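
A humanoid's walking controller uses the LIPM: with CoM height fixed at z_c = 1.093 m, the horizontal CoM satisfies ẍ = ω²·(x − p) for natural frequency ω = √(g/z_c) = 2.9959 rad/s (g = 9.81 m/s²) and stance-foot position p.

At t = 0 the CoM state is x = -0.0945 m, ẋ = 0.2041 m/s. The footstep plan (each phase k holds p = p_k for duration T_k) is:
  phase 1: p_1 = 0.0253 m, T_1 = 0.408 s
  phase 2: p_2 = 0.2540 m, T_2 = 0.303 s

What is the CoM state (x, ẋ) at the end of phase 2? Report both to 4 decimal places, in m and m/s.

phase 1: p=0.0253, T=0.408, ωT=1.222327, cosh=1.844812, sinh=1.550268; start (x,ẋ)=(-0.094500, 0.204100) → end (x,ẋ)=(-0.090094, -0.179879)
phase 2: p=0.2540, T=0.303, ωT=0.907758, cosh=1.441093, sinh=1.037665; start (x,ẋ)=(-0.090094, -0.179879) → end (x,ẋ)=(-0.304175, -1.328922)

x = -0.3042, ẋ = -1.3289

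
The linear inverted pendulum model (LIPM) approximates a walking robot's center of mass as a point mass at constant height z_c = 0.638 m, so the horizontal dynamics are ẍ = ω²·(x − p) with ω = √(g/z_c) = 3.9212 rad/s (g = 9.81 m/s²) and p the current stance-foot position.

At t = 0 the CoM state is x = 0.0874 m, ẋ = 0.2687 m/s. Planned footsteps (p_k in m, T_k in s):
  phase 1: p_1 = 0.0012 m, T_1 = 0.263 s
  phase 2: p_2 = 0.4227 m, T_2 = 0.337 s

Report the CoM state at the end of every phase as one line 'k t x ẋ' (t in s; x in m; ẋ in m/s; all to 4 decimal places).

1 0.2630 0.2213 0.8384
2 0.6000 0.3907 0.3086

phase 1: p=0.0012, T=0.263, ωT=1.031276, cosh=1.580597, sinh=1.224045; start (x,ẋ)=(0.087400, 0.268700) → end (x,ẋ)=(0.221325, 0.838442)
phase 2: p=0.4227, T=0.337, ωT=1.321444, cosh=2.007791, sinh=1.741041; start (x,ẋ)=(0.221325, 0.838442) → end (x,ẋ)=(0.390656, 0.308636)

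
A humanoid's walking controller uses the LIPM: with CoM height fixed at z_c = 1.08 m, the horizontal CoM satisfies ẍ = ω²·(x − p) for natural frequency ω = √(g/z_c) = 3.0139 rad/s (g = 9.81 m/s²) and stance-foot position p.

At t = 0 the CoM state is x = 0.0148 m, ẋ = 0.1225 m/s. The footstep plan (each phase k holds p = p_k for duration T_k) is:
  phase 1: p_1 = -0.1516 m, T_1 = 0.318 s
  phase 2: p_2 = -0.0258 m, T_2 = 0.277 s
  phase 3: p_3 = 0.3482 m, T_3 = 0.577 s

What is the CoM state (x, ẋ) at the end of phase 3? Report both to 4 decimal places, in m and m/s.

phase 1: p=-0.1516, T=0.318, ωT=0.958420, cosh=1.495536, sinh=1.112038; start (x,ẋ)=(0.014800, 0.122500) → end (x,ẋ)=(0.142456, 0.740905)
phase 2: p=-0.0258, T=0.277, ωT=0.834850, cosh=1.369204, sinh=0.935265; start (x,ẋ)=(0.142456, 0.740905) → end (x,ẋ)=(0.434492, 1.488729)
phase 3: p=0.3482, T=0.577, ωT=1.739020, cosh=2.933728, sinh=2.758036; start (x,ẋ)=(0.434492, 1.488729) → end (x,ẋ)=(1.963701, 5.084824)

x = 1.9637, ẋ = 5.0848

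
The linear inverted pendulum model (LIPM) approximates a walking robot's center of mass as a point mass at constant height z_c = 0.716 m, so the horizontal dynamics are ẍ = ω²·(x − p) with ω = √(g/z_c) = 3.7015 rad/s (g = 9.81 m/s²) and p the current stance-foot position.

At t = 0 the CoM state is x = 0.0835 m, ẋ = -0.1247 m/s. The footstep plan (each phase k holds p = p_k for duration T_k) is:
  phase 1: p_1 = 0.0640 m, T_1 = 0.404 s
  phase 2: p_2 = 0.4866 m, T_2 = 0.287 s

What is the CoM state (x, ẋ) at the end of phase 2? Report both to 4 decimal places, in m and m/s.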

◆ REQUIRED WORK:
The response should consist only of the lines running from the one that contains "At t = 0 the CoM state is x = 0.0835" through the end of the material, repeated exactly.

◆ WORKED SOLUTION:
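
At t = 0 the CoM state is x = 0.0835 m, ẋ = -0.1247 m/s. The footstep plan (each phase k holds p = p_k for duration T_k) is:
  phase 1: p_1 = 0.0640 m, T_1 = 0.404 s
  phase 2: p_2 = 0.4866 m, T_2 = 0.287 s

What is the CoM state (x, ẋ) at the end of phase 2? Report both to 4 decimal places, in m and m/s.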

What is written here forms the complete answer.